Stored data
□ □ □ □ □ □ □

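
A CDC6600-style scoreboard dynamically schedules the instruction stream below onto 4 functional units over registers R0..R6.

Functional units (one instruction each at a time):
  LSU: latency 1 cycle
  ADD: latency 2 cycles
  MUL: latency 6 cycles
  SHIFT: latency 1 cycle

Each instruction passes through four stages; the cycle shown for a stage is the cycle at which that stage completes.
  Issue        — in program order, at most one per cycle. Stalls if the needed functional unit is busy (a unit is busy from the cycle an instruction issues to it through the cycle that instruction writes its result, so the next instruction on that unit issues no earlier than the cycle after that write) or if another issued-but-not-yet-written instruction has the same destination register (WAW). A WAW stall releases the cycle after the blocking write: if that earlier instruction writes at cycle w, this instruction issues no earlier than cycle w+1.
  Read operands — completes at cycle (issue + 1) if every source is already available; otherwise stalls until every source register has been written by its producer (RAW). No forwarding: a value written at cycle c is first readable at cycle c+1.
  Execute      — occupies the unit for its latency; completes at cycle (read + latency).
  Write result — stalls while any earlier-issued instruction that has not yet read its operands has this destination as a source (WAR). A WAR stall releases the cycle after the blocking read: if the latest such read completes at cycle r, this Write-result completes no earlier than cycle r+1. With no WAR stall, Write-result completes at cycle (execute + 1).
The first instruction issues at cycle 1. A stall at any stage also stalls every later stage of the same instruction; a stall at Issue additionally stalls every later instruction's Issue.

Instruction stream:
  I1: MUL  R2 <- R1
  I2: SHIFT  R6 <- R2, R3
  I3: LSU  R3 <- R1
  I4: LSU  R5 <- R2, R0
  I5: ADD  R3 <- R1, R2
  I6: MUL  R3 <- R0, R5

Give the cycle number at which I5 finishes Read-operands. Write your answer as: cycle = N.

I1: IS=1 RO=2 EX=8 WR=9
I2: IS=2 RO=10 EX=11 WR=12  [RAW R2: wait I1 write@9]
I3: IS=3 RO=4 EX=5 WR=11  [WAR R3: wait I2 read@10]
I4: IS=12 RO=13 EX=14 WR=15  [struct: LSU busy until I3 writes@11]
I5: IS=13 RO=14 EX=16 WR=17
I6: IS=18 RO=19 EX=25 WR=26  [WAW R3: wait I5 write@17]

cycle = 14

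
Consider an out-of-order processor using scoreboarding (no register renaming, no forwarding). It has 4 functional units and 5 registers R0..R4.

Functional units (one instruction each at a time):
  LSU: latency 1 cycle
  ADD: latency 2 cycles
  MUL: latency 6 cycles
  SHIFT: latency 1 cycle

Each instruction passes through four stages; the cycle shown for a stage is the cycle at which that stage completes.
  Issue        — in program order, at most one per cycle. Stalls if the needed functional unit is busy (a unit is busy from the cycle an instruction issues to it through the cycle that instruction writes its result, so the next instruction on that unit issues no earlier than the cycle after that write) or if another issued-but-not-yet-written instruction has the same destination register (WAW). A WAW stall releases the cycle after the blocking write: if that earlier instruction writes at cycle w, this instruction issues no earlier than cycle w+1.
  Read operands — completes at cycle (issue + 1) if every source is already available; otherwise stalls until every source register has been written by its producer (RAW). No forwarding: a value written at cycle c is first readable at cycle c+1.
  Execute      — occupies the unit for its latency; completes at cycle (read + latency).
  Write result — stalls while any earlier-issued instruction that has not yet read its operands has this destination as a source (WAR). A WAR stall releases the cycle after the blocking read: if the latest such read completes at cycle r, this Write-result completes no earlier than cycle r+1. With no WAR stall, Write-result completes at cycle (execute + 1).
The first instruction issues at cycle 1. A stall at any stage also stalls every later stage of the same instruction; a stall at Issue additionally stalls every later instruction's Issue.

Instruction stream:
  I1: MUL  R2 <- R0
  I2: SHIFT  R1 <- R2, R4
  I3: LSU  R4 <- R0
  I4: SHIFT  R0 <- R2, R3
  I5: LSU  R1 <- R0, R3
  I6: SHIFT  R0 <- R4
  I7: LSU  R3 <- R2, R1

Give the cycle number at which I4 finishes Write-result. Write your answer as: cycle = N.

I1 -> (1, 2, 8, 9)
I2 -> (2, 10, 11, 12)  // RAW R2: wait I1 write@9
I3 -> (3, 4, 5, 11)  // WAR R4: wait I2 read@10
I4 -> (13, 14, 15, 16)  // struct: SHIFT busy until I2 writes@12
I5 -> (14, 17, 18, 19)  // RAW R0: wait I4 write@16
I6 -> (17, 18, 19, 20)  // struct: SHIFT busy until I4 writes@16
I7 -> (20, 21, 22, 23)  // struct: LSU busy until I5 writes@19

cycle = 16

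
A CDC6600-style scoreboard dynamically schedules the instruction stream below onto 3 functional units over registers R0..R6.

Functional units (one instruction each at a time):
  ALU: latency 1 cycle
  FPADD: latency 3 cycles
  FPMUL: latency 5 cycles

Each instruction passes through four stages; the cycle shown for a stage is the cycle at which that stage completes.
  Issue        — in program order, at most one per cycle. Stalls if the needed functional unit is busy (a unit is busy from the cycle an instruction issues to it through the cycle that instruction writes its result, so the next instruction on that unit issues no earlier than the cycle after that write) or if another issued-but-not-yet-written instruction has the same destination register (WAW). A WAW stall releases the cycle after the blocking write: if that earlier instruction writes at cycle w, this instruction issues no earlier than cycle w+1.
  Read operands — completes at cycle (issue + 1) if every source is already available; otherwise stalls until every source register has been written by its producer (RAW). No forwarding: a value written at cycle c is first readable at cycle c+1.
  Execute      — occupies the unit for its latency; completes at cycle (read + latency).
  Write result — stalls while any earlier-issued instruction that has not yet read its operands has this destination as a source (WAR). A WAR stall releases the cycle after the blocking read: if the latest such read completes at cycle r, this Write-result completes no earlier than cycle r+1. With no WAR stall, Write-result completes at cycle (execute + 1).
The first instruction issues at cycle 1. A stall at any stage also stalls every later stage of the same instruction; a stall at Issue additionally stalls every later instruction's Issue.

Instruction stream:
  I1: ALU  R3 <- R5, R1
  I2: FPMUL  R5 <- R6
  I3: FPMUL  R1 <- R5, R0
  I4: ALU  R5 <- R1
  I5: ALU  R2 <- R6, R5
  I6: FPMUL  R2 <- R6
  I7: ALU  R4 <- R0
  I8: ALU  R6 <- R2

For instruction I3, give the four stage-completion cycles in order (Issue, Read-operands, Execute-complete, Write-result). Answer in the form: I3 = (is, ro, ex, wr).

I3 = (10, 11, 16, 17)

cycle 1: I1 issues→ALU
cycle 2: I1 reads, I2 issues→FPMUL
cycle 3: I1 exec-done, I2 reads
cycle 4: I1 writes R3
cycle 8: I2 exec-done
cycle 9: I2 writes R5
cycle 10: I3 issues→FPMUL
cycle 11: I3 reads, I4 issues→ALU
cycle 16: I3 exec-done
cycle 17: I3 writes R1
cycle 18: I4 reads
cycle 19: I4 exec-done
cycle 20: I4 writes R5
cycle 21: I5 issues→ALU
cycle 22: I5 reads
cycle 23: I5 exec-done
cycle 24: I5 writes R2
cycle 25: I6 issues→FPMUL
cycle 26: I6 reads, I7 issues→ALU
cycle 27: I7 reads
cycle 28: I7 exec-done
cycle 29: I7 writes R4
cycle 30: I8 issues→ALU
cycle 31: I6 exec-done
cycle 32: I6 writes R2
cycle 33: I8 reads
cycle 34: I8 exec-done
cycle 35: I8 writes R6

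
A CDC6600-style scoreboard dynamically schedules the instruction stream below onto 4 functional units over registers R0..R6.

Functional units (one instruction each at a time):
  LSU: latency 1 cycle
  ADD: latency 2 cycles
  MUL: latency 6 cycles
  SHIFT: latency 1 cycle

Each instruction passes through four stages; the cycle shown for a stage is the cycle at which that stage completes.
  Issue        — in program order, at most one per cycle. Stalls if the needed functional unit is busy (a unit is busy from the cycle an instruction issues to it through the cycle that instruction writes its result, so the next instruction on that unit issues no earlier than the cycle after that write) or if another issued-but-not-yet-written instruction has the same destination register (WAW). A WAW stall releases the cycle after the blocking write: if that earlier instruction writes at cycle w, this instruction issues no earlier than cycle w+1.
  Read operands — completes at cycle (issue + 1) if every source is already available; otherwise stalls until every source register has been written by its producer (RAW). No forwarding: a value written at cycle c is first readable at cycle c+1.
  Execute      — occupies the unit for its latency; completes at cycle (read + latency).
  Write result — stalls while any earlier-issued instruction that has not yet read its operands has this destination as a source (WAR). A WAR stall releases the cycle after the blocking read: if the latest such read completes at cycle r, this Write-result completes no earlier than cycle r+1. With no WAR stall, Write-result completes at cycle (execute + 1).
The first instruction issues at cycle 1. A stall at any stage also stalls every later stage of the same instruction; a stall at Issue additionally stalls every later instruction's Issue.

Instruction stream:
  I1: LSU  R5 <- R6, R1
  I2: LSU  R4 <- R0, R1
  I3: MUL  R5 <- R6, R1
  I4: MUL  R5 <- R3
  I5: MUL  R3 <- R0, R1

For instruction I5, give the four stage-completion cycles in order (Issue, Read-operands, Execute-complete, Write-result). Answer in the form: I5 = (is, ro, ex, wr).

I5 = (24, 25, 31, 32)

1) issue 1, read 2, done 3, write 4
2) issue 5, read 6, done 7, write 8  <struct: LSU busy until I1 writes@4>
3) issue 6, read 7, done 13, write 14
4) issue 15, read 16, done 22, write 23  <struct: MUL busy until I3 writes@14>
5) issue 24, read 25, done 31, write 32  <struct: MUL busy until I4 writes@23>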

□ □ □ □ □ □ □

### Aim of the exercise:
From the entries above, copy out every line where the string "registers" appears.

### Answer for the task:
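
A CDC6600-style scoreboard dynamically schedules the instruction stream below onto 4 functional units over registers R0..R6.
Consider an out-of-order processor using scoreboarding (no register renaming, no forwarding). It has 4 functional units and 5 registers R0..R4.
A CDC6600-style scoreboard dynamically schedules the instruction stream below onto 3 functional units over registers R0..R6.
A CDC6600-style scoreboard dynamically schedules the instruction stream below onto 4 functional units over registers R0..R6.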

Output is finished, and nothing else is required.